> **Instructions to follow**
Locate the line containing "Each order at an ice-cream stand is for one of 15" in the material below; repeat it and every line after it, exactly as written.

> **Input**
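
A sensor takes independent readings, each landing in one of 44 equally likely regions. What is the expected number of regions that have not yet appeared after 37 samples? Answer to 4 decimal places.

For each region, P(unseen after 37) = (43/44)^37 = 0.42715.
By linearity of expectation, E[unseen] = 44·(43/44)^37 = 18.79475.

18.7947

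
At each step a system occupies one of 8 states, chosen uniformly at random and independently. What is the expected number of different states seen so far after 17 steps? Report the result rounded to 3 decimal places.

7.174

For each state, P(seen in 17 steps) = 1 - (7/8)^17 = 0.8967.
By linearity of expectation, E[distinct seen] = 8·(1 - (7/8)^17) = 7.1735.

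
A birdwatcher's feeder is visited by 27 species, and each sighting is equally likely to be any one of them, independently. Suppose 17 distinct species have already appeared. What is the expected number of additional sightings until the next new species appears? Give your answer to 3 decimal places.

2.700

Each sighting yields a new species with probability (27-17)/27 = 10/27, so the wait is geometric with mean 27/10.
E = 27/10 = 2.7000.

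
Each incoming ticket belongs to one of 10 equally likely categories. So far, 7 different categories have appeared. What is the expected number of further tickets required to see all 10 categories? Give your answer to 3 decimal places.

With k distinct categories already seen, the next new one takes an expected 10/(10-k) tickets.
Sum over k = 7,...,9: E = 10/3 + 10/2 + 10/1 = 18.3333.

18.333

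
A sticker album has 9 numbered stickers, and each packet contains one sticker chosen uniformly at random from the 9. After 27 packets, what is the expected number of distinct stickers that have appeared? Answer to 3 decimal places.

For each sticker, P(seen in 27 packets) = 1 - (8/9)^27 = 0.9584.
By linearity of expectation, E[distinct seen] = 9·(1 - (8/9)^27) = 8.6258.

8.626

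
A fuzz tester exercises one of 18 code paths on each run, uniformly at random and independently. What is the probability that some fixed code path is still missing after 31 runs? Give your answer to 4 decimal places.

0.1700

Each run misses the fixed code path with probability (18-1)/18 = 17/18, independently.
P(still missing after 31) = (17/18)^31 = 0.17001.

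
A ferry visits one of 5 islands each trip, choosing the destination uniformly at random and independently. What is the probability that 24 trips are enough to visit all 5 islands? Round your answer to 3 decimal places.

0.976

By inclusion–exclusion over which islands are missing,
P(all seen) = Σ_{j=0}^{5} (-1)^j C(5,j)((5-j)/5)^24
= 1.0000 - 0.0236 + 0.0000 - 0.0000 + 0.0000 - 0.0000
= 0.9764.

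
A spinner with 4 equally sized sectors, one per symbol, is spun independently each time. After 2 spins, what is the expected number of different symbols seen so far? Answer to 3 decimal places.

For each symbol, P(seen in 2 spins) = 1 - (3/4)^2 = 0.4375.
By linearity of expectation, E[distinct seen] = 4·(1 - (3/4)^2) = 1.7500.

1.750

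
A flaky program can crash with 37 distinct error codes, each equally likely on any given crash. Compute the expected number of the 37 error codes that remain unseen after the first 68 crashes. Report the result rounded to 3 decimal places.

For each error code, P(unseen after 68) = (36/37)^68 = 0.1552.
By linearity of expectation, E[unseen] = 37·(36/37)^68 = 5.7419.

5.742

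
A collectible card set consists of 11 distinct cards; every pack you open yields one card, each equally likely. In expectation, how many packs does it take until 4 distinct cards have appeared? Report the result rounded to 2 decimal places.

4.70

Going from k to k+1 distinct takes a geometric number of packs with mean 11/(11-k).
Sum over k = 0,...,3: E = 11/11 + 11/10 + 11/9 + 11/8 = 4.697.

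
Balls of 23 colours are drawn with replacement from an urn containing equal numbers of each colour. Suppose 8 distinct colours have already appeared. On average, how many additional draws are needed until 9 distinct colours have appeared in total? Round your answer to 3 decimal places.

The wait to go from k to k+1 distinct colours is geometric with mean 23/(23-k).
Only the k = 8 term is needed: E = 23/15 = 1.5333.

1.533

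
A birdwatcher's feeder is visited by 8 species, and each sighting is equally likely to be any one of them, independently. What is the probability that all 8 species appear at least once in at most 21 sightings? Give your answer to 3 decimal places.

Let A_i be the event that species i is missing after 21 sightings. By inclusion–exclusion on the A_i,
P(all seen) = Σ_{j=0}^{8} (-1)^j C(8,j)((8-j)/8)^21
= 1.0000 - 0.4845 + 0.0666 - 0.0029 + 0.0000 - 0.0000 + 0.0000 - 0.0000 + 0.0000
= 0.5793.

0.579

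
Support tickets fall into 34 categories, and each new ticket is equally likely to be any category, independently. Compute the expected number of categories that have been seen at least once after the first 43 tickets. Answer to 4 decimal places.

For each category, P(seen in 43 tickets) = 1 - (33/34)^43 = 0.72298.
By linearity of expectation, E[distinct seen] = 34·(1 - (33/34)^43) = 24.58143.

24.5814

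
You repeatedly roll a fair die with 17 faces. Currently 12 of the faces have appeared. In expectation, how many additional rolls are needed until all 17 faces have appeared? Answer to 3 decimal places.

38.817

With k distinct faces already seen, the next new one takes an expected 17/(17-k) rolls.
Sum over k = 12,...,16: E = 17/5 + 17/4 + 17/3 + 17/2 + 17/1 = 38.8167.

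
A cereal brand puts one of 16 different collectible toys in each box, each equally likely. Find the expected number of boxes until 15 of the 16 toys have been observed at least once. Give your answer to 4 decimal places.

38.0917

With k distinct toys already seen, the next new one arrives after an expected 16/(16-k) boxes.
Sum over k = 0,...,14: E = 16/16 + 16/15 + 16/14 + ... + 16/3 + 16/2 = 38.09166.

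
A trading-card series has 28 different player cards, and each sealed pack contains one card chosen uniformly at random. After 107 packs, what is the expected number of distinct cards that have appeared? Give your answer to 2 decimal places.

For each card, P(seen in 107 packs) = 1 - (27/28)^107 = 0.980.
By linearity of expectation, E[distinct seen] = 28·(1 - (27/28)^107) = 27.428.

27.43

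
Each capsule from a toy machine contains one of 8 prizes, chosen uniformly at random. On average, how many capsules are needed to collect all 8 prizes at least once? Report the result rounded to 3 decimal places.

Split into phases: going from k distinct to k+1 distinct takes on average 8/(8-k) capsules.
E[T] = 8/8 + 8/7 + 8/6 + ... + 8/2 + 8/1 = 8·H_{8}.
H_{8} = 2.7179, so E[T] = 21.7429.

21.743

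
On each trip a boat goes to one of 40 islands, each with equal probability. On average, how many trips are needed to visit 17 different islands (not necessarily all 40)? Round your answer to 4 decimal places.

21.7701

Going from k to k+1 distinct takes a geometric number of trips with mean 40/(40-k).
Sum over k = 0,...,16: E = 40/40 + 40/39 + 40/38 + ... + 40/25 + 40/24 = 21.77006.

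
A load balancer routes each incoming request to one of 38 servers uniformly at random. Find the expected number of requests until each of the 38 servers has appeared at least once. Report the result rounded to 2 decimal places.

160.66

Split into phases: going from k distinct to k+1 distinct takes on average 38/(38-k) requests.
E[T] = 38/38 + 38/37 + 38/36 + ... + 38/2 + 38/1 = 38·H_{38}.
H_{38} = 4.228, so E[T] = 160.660.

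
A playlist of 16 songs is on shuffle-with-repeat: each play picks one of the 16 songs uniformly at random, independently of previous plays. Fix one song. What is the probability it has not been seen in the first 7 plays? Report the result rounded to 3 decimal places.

Each play misses the fixed song with probability (16-1)/16 = 15/16, independently.
P(still missing after 7) = (15/16)^7 = 0.6365.

0.637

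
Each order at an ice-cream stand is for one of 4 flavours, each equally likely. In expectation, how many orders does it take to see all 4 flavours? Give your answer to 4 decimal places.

The wait to go from k to k+1 distinct flavours is geometric with mean 4/(4-k).
E[T] = 4/4 + 4/3 + 4/2 + 4/1 = 4·H_{4}.
H_{4} = 2.08333, so E[T] = 8.33333.

8.3333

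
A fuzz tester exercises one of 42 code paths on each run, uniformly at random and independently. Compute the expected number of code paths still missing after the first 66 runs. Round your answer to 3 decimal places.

For each code path, P(unseen after 66) = (41/42)^66 = 0.2038.
By linearity of expectation, E[unseen] = 42·(41/42)^66 = 8.5611.

8.561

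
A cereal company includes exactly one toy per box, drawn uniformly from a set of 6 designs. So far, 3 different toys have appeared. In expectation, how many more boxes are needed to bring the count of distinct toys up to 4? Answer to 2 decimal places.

With k distinct toys already seen, the next new one takes an expected 6/(6-k) boxes.
Only the k = 3 term is needed: E = 6/3 = 2.000.

2.00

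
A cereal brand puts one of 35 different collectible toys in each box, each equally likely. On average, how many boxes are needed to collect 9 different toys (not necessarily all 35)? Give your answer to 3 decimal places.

With k distinct toys already seen, the next new one arrives after an expected 35/(35-k) boxes.
Sum over k = 0,...,8: E = 35/35 + 35/34 + 35/33 + ... + 35/28 + 35/27 = 10.2327.

10.233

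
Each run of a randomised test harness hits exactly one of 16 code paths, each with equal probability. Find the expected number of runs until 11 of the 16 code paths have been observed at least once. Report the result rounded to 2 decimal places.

With k distinct code paths already seen, the next new one arrives after an expected 16/(16-k) runs.
Sum over k = 0,...,10: E = 16/16 + 16/15 + 16/14 + ... + 16/7 + 16/6 = 17.558.

17.56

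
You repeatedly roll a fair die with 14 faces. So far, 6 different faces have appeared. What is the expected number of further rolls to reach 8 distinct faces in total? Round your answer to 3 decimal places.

From k distinct to k+1 distinct takes on average 14/(14-k) rolls.
Sum over k = 6,...,7: E = 14/8 + 14/7 = 3.7500.

3.750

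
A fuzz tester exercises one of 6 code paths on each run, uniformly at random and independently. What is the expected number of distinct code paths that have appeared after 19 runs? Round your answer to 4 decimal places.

For each code path, P(seen in 19 runs) = 1 - (5/6)^19 = 0.96870.
By linearity of expectation, E[distinct seen] = 6·(1 - (5/6)^19) = 5.81219.

5.8122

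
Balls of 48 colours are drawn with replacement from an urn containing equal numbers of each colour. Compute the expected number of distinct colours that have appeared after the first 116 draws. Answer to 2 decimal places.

43.83

For each colour, P(seen in 116 draws) = 1 - (47/48)^116 = 0.913.
By linearity of expectation, E[distinct seen] = 48·(1 - (47/48)^116) = 43.825.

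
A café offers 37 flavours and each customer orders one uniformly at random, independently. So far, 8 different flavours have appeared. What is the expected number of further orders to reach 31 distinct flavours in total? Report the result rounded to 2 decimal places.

With k distinct flavours already seen, the next new one takes an expected 37/(37-k) orders.
Sum over k = 8,...,30: E = 37/29 + 37/28 + 37/27 + ... + 37/8 + 37/7 = 55.931.

55.93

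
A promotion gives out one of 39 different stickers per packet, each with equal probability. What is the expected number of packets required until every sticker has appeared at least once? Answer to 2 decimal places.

The wait to go from k to k+1 distinct stickers is geometric with mean 39/(39-k).
E[T] = 39/39 + 39/38 + 39/37 + ... + 39/2 + 39/1 = 39·H_{39}.
H_{39} = 4.254, so E[T] = 165.888.

165.89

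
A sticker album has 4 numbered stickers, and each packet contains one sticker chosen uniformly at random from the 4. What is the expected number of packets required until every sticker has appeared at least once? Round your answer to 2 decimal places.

The wait to go from k to k+1 distinct stickers is geometric with mean 4/(4-k).
E[T] = 4/4 + 4/3 + 4/2 + 4/1 = 4·H_{4}.
H_{4} = 2.083, so E[T] = 8.333.

8.33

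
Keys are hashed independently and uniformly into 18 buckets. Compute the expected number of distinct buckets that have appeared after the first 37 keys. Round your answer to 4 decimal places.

For each bucket, P(seen in 37 keys) = 1 - (17/18)^37 = 0.87935.
By linearity of expectation, E[distinct seen] = 18·(1 - (17/18)^37) = 15.82830.

15.8283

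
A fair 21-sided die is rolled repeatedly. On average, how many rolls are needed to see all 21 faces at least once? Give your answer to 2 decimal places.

76.55

After k distinct faces have appeared, the next roll gives a new one with probability (21-k)/21, so the expected wait for the (k+1)-th is 21/(21-k).
E[T] = 21/21 + 21/20 + 21/19 + ... + 21/2 + 21/1 = 21·H_{21}.
H_{21} = 3.645, so E[T] = 76.553.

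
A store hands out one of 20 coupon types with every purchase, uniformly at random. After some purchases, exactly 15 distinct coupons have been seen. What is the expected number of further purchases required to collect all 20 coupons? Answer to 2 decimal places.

45.67

With k distinct coupons already seen, the next new one takes an expected 20/(20-k) purchases.
Sum over k = 15,...,19: E = 20/5 + 20/4 + 20/3 + 20/2 + 20/1 = 45.667.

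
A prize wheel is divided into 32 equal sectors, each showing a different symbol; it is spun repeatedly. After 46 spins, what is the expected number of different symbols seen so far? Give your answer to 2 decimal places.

24.57

For each symbol, P(seen in 46 spins) = 1 - (31/32)^46 = 0.768.
By linearity of expectation, E[distinct seen] = 32·(1 - (31/32)^46) = 24.572.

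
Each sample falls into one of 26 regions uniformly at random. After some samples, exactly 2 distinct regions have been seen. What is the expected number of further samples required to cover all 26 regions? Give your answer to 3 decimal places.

With k distinct regions already seen, the next new one takes an expected 26/(26-k) samples.
Sum over k = 2,...,25: E = 26/24 + 26/23 + 26/22 + ... + 26/2 + 26/1 = 98.1749.

98.175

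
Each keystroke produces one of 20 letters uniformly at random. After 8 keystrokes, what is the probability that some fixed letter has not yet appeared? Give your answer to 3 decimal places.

On each keystroke the fixed letter fails to appear with probability 19/20.
P(still missing after 8) = (19/20)^8 = 0.6634.

0.663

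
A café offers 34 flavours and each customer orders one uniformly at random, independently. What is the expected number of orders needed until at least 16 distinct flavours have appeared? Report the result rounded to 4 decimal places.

Going from k to k+1 distinct takes a geometric number of orders with mean 34/(34-k).
Sum over k = 0,...,15: E = 34/34 + 34/33 + 34/32 + ... + 34/20 + 34/19 = 21.18547.

21.1855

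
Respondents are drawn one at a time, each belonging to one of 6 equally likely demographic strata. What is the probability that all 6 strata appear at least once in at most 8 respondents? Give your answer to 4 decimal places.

Let A_i be the event that stratum i is missing after 8 respondents. By inclusion–exclusion on the A_i,
P(all seen) = Σ_{j=0}^{6} (-1)^j C(6,j)((6-j)/6)^8
= 1.00000 - 1.39541 + 0.58528 - 0.07813 + 0.00229 - 0.00000 + 0.00000
= 0.11403.

0.1140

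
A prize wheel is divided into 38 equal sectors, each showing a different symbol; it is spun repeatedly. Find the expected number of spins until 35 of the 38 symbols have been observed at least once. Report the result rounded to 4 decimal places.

With k distinct symbols already seen, the next new one arrives after an expected 38/(38-k) spins.
Sum over k = 0,...,34: E = 38/38 + 38/37 + 38/36 + ... + 38/5 + 38/4 = 90.99361.

90.9936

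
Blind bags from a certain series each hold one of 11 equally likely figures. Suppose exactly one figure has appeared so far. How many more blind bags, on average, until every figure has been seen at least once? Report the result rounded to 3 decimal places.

From k distinct to k+1 distinct takes on average 11/(11-k) blind bags.
Sum over k = 1,...,10: E = 11/10 + 11/9 + 11/8 + ... + 11/2 + 11/1 = 32.2187.

32.219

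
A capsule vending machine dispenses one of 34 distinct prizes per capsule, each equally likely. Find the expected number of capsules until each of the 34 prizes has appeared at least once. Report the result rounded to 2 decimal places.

After k distinct prizes have appeared, the next capsule gives a new one with probability (34-k)/34, so the expected wait for the (k+1)-th is 34/(34-k).
E[T] = 34/34 + 34/33 + 34/32 + ... + 34/2 + 34/1 = 34·H_{34}.
H_{34} = 4.118, so E[T] = 140.019.

140.02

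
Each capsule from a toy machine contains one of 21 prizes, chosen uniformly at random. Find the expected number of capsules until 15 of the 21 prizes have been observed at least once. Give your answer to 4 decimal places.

25.1025

Going from k to k+1 distinct takes a geometric number of capsules with mean 21/(21-k).
Sum over k = 0,...,14: E = 21/21 + 21/20 + 21/19 + ... + 21/8 + 21/7 = 25.10253.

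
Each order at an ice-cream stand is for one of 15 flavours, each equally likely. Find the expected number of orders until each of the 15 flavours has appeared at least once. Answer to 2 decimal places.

After k distinct flavours have appeared, the next order gives a new one with probability (15-k)/15, so the expected wait for the (k+1)-th is 15/(15-k).
E[T] = 15/15 + 15/14 + 15/13 + ... + 15/2 + 15/1 = 15·H_{15}.
H_{15} = 3.318, so E[T] = 49.773.

49.77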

> **Response below**
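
Each order at an ice-cream stand is for one of 15 flavours, each equally likely. Find the expected number of orders until each of the 15 flavours has appeared at least once. Answer to 2 decimal places.

After k distinct flavours have appeared, the next order gives a new one with probability (15-k)/15, so the expected wait for the (k+1)-th is 15/(15-k).
E[T] = 15/15 + 15/14 + 15/13 + ... + 15/2 + 15/1 = 15·H_{15}.
H_{15} = 3.318, so E[T] = 49.773.

49.77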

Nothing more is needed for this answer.